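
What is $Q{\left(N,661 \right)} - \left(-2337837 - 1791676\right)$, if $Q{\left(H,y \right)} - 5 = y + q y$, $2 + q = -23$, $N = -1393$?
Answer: $4113654$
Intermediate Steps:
$q = -25$ ($q = -2 - 23 = -25$)
$Q{\left(H,y \right)} = 5 - 24 y$ ($Q{\left(H,y \right)} = 5 + \left(y - 25 y\right) = 5 - 24 y$)
$Q{\left(N,661 \right)} - \left(-2337837 - 1791676\right) = \left(5 - 15864\right) - \left(-2337837 - 1791676\right) = -15859 - -4129513 = -15859 + 4129513 = 4113654$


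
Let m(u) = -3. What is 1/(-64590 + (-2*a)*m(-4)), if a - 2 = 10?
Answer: -1/64518 ≈ -1.5500e-5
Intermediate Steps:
a = 12 (a = 2 + 10 = 12)
1/(-64590 + (-2*a)*m(-4)) = 1/(-64590 - 2*12*(-3)) = 1/(-64590 - 24*(-3)) = 1/(-64590 + 72) = 1/(-64518) = -1/64518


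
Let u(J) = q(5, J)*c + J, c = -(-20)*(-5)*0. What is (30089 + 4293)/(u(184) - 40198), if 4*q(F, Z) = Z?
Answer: -17191/20007 ≈ -0.85925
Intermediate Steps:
q(F, Z) = Z/4
c = 0 (c = -5*20*0 = -100*0 = 0)
u(J) = J (u(J) = (J/4)*0 + J = 0 + J = J)
(30089 + 4293)/(u(184) - 40198) = (30089 + 4293)/(184 - 40198) = 34382/(-40014) = 34382*(-1/40014) = -17191/20007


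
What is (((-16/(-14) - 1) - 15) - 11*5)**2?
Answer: 239121/49 ≈ 4880.0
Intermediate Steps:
(((-16/(-14) - 1) - 15) - 11*5)**2 = (((-16*(-1/14) - 1) - 15) - 55)**2 = (((8/7 - 1) - 15) - 55)**2 = ((1/7 - 15) - 55)**2 = (-104/7 - 55)**2 = (-489/7)**2 = 239121/49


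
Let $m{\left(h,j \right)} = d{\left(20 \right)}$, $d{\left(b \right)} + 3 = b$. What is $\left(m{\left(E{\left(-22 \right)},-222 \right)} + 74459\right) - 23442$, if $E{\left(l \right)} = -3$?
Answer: $51034$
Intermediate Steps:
$d{\left(b \right)} = -3 + b$
$m{\left(h,j \right)} = 17$ ($m{\left(h,j \right)} = -3 + 20 = 17$)
$\left(m{\left(E{\left(-22 \right)},-222 \right)} + 74459\right) - 23442 = \left(17 + 74459\right) - 23442 = 74476 - 23442 = 51034$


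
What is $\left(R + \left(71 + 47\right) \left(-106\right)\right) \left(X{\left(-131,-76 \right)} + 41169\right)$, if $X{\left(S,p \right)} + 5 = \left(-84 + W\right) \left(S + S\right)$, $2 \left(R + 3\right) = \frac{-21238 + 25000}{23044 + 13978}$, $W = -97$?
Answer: $- \frac{20515647729773}{18511} \approx -1.1083 \cdot 10^{9}$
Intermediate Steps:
$R = - \frac{109185}{37022}$ ($R = -3 + \frac{\left(-21238 + 25000\right) \frac{1}{23044 + 13978}}{2} = -3 + \frac{3762 \cdot \frac{1}{37022}}{2} = -3 + \frac{1}{2} \cdot \frac{1881}{18511} = -3 + \frac{1881}{37022} = - \frac{109185}{37022} \approx -2.9492$)
$X{\left(S,p \right)} = -5 - 362 S$ ($X{\left(S,p \right)} = -5 + \left(-84 - 97\right) \left(S + S\right) = -5 - 181 \cdot 2 S = -5 - 362 S$)
$\left(R + \left(71 + 47\right) \left(-106\right)\right) \left(X{\left(-131,-76 \right)} + 41169\right) = \left(- \frac{109185}{37022} + \left(71 + 47\right) \left(-106\right)\right) \left(\left(-5 - -47422\right) + 41169\right) = \left(- \frac{109185}{37022} + 118 \left(-106\right)\right) \left(\left(-5 + 47422\right) + 41169\right) = \left(- \frac{109185}{37022} - 12508\right) \left(47417 + 41169\right) = \left(- \frac{463180361}{37022}\right) 88586 = - \frac{20515647729773}{18511}$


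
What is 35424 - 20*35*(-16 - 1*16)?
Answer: 57824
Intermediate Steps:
35424 - 20*35*(-16 - 1*16) = 35424 - 700*(-16 - 16) = 35424 - 700*(-32) = 35424 - 1*(-22400) = 35424 + 22400 = 57824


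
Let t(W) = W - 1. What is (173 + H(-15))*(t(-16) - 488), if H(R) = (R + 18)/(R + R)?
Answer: -174629/2 ≈ -87315.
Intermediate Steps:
t(W) = -1 + W
H(R) = (18 + R)/(2*R) (H(R) = (18 + R)/((2*R)) = (18 + R)*(1/(2*R)) = (18 + R)/(2*R))
(173 + H(-15))*(t(-16) - 488) = (173 + (1/2)*(18 - 15)/(-15))*((-1 - 16) - 488) = (173 + (1/2)*(-1/15)*3)*(-17 - 488) = (173 - 1/10)*(-505) = (1729/10)*(-505) = -174629/2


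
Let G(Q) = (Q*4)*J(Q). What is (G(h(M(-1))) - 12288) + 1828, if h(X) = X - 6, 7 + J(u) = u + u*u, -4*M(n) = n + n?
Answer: -21701/2 ≈ -10851.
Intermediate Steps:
M(n) = -n/2 (M(n) = -(n + n)/4 = -n/2)
J(u) = -7 + u + u² (J(u) = -7 + (u + u*u) = -7 + (u + u²) = -7 + u + u²)
h(X) = -6 + X
G(Q) = 4*Q*(-7 + Q + Q²) (G(Q) = (Q*4)*(-7 + Q + Q²) = (4*Q)*(-7 + Q + Q²) = 4*Q*(-7 + Q + Q²))
(G(h(M(-1))) - 12288) + 1828 = (4*(-6 - ½*(-1))*(-7 + (-6 - ½*(-1)) + (-6 - ½*(-1))²) - 12288) + 1828 = (4*(-6 + ½)*(-7 + (-6 + ½) + (-6 + ½)²) - 12288) + 1828 = (4*(-11/2)*(-7 - 11/2 + (-11/2)²) - 12288) + 1828 = (4*(-11/2)*(-7 - 11/2 + 121/4) - 12288) + 1828 = (4*(-11/2)*(71/4) - 12288) + 1828 = (-781/2 - 12288) + 1828 = -25357/2 + 1828 = -21701/2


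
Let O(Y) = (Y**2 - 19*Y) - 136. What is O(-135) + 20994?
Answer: 41648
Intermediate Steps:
O(Y) = -136 + Y**2 - 19*Y
O(-135) + 20994 = (-136 + (-135)**2 - 19*(-135)) + 20994 = (-136 + 18225 + 2565) + 20994 = 20654 + 20994 = 41648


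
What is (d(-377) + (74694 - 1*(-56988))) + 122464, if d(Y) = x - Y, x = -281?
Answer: 254242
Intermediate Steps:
d(Y) = -281 - Y
(d(-377) + (74694 - 1*(-56988))) + 122464 = ((-281 - 1*(-377)) + (74694 - 1*(-56988))) + 122464 = ((-281 + 377) + (74694 + 56988)) + 122464 = (96 + 131682) + 122464 = 131778 + 122464 = 254242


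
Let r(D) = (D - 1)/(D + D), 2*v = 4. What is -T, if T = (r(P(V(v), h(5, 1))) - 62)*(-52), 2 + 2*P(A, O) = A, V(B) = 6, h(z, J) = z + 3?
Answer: -3211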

++++++++++

Your goal
Transcribe each entry. Leave nothing out.

Expected output
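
What is $Q{\left(N,661 \right)} - \left(-2337837 - 1791676\right)$, if $Q{\left(H,y \right)} - 5 = y + q y$, $2 + q = -23$, $N = -1393$?
Answer: $4113654$
Intermediate Steps:
$q = -25$ ($q = -2 - 23 = -25$)
$Q{\left(H,y \right)} = 5 - 24 y$ ($Q{\left(H,y \right)} = 5 + \left(y - 25 y\right) = 5 - 24 y$)
$Q{\left(N,661 \right)} - \left(-2337837 - 1791676\right) = \left(5 - 15864\right) - \left(-2337837 - 1791676\right) = -15859 - -4129513 = -15859 + 4129513 = 4113654$


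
Let m(u) = -3. What is 1/(-64590 + (-2*a)*m(-4)), if a - 2 = 10?
Answer: -1/64518 ≈ -1.5500e-5
Intermediate Steps:
a = 12 (a = 2 + 10 = 12)
1/(-64590 + (-2*a)*m(-4)) = 1/(-64590 - 2*12*(-3)) = 1/(-64590 - 24*(-3)) = 1/(-64590 + 72) = 1/(-64518) = -1/64518


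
Let u(J) = q(5, J)*c + J, c = -(-20)*(-5)*0. What is (30089 + 4293)/(u(184) - 40198), if 4*q(F, Z) = Z?
Answer: -17191/20007 ≈ -0.85925
Intermediate Steps:
q(F, Z) = Z/4
c = 0 (c = -5*20*0 = -100*0 = 0)
u(J) = J (u(J) = (J/4)*0 + J = 0 + J = J)
(30089 + 4293)/(u(184) - 40198) = (30089 + 4293)/(184 - 40198) = 34382/(-40014) = 34382*(-1/40014) = -17191/20007


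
What is (((-16/(-14) - 1) - 15) - 11*5)**2?
Answer: 239121/49 ≈ 4880.0
Intermediate Steps:
(((-16/(-14) - 1) - 15) - 11*5)**2 = (((-16*(-1/14) - 1) - 15) - 55)**2 = (((8/7 - 1) - 15) - 55)**2 = ((1/7 - 15) - 55)**2 = (-104/7 - 55)**2 = (-489/7)**2 = 239121/49


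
Let $m{\left(h,j \right)} = d{\left(20 \right)}$, $d{\left(b \right)} + 3 = b$. What is $\left(m{\left(E{\left(-22 \right)},-222 \right)} + 74459\right) - 23442$, if $E{\left(l \right)} = -3$?
Answer: $51034$
Intermediate Steps:
$d{\left(b \right)} = -3 + b$
$m{\left(h,j \right)} = 17$ ($m{\left(h,j \right)} = -3 + 20 = 17$)
$\left(m{\left(E{\left(-22 \right)},-222 \right)} + 74459\right) - 23442 = \left(17 + 74459\right) - 23442 = 74476 - 23442 = 51034$


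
What is $\left(R + \left(71 + 47\right) \left(-106\right)\right) \left(X{\left(-131,-76 \right)} + 41169\right)$, if $X{\left(S,p \right)} + 5 = \left(-84 + W\right) \left(S + S\right)$, $2 \left(R + 3\right) = \frac{-21238 + 25000}{23044 + 13978}$, $W = -97$?
Answer: $- \frac{20515647729773}{18511} \approx -1.1083 \cdot 10^{9}$
Intermediate Steps:
$R = - \frac{109185}{37022}$ ($R = -3 + \frac{\left(-21238 + 25000\right) \frac{1}{23044 + 13978}}{2} = -3 + \frac{3762 \cdot \frac{1}{37022}}{2} = -3 + \frac{1}{2} \cdot \frac{1881}{18511} = -3 + \frac{1881}{37022} = - \frac{109185}{37022} \approx -2.9492$)
$X{\left(S,p \right)} = -5 - 362 S$ ($X{\left(S,p \right)} = -5 + \left(-84 - 97\right) \left(S + S\right) = -5 - 181 \cdot 2 S = -5 - 362 S$)
$\left(R + \left(71 + 47\right) \left(-106\right)\right) \left(X{\left(-131,-76 \right)} + 41169\right) = \left(- \frac{109185}{37022} + \left(71 + 47\right) \left(-106\right)\right) \left(\left(-5 - -47422\right) + 41169\right) = \left(- \frac{109185}{37022} + 118 \left(-106\right)\right) \left(\left(-5 + 47422\right) + 41169\right) = \left(- \frac{109185}{37022} - 12508\right) \left(47417 + 41169\right) = \left(- \frac{463180361}{37022}\right) 88586 = - \frac{20515647729773}{18511}$


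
What is 35424 - 20*35*(-16 - 1*16)?
Answer: 57824
Intermediate Steps:
35424 - 20*35*(-16 - 1*16) = 35424 - 700*(-16 - 16) = 35424 - 700*(-32) = 35424 - 1*(-22400) = 35424 + 22400 = 57824


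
Let t(W) = W - 1. What is (173 + H(-15))*(t(-16) - 488), if H(R) = (R + 18)/(R + R)?
Answer: -174629/2 ≈ -87315.
Intermediate Steps:
t(W) = -1 + W
H(R) = (18 + R)/(2*R) (H(R) = (18 + R)/((2*R)) = (18 + R)*(1/(2*R)) = (18 + R)/(2*R))
(173 + H(-15))*(t(-16) - 488) = (173 + (1/2)*(18 - 15)/(-15))*((-1 - 16) - 488) = (173 + (1/2)*(-1/15)*3)*(-17 - 488) = (173 - 1/10)*(-505) = (1729/10)*(-505) = -174629/2


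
Let G(Q) = (Q*4)*J(Q). What is (G(h(M(-1))) - 12288) + 1828, if h(X) = X - 6, 7 + J(u) = u + u*u, -4*M(n) = n + n?
Answer: -21701/2 ≈ -10851.
Intermediate Steps:
M(n) = -n/2 (M(n) = -(n + n)/4 = -n/2)
J(u) = -7 + u + u² (J(u) = -7 + (u + u*u) = -7 + (u + u²) = -7 + u + u²)
h(X) = -6 + X
G(Q) = 4*Q*(-7 + Q + Q²) (G(Q) = (Q*4)*(-7 + Q + Q²) = (4*Q)*(-7 + Q + Q²) = 4*Q*(-7 + Q + Q²))
(G(h(M(-1))) - 12288) + 1828 = (4*(-6 - ½*(-1))*(-7 + (-6 - ½*(-1)) + (-6 - ½*(-1))²) - 12288) + 1828 = (4*(-6 + ½)*(-7 + (-6 + ½) + (-6 + ½)²) - 12288) + 1828 = (4*(-11/2)*(-7 - 11/2 + (-11/2)²) - 12288) + 1828 = (4*(-11/2)*(-7 - 11/2 + 121/4) - 12288) + 1828 = (4*(-11/2)*(71/4) - 12288) + 1828 = (-781/2 - 12288) + 1828 = -25357/2 + 1828 = -21701/2


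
Let O(Y) = (Y**2 - 19*Y) - 136. What is O(-135) + 20994?
Answer: 41648
Intermediate Steps:
O(Y) = -136 + Y**2 - 19*Y
O(-135) + 20994 = (-136 + (-135)**2 - 19*(-135)) + 20994 = (-136 + 18225 + 2565) + 20994 = 20654 + 20994 = 41648


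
What is (d(-377) + (74694 - 1*(-56988))) + 122464, if d(Y) = x - Y, x = -281?
Answer: 254242
Intermediate Steps:
d(Y) = -281 - Y
(d(-377) + (74694 - 1*(-56988))) + 122464 = ((-281 - 1*(-377)) + (74694 - 1*(-56988))) + 122464 = ((-281 + 377) + (74694 + 56988)) + 122464 = (96 + 131682) + 122464 = 131778 + 122464 = 254242


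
Let r(D) = (D - 1)/(D + D), 2*v = 4. What is -T, if T = (r(P(V(v), h(5, 1))) - 62)*(-52), 2 + 2*P(A, O) = A, V(B) = 6, h(z, J) = z + 3?
Answer: -3211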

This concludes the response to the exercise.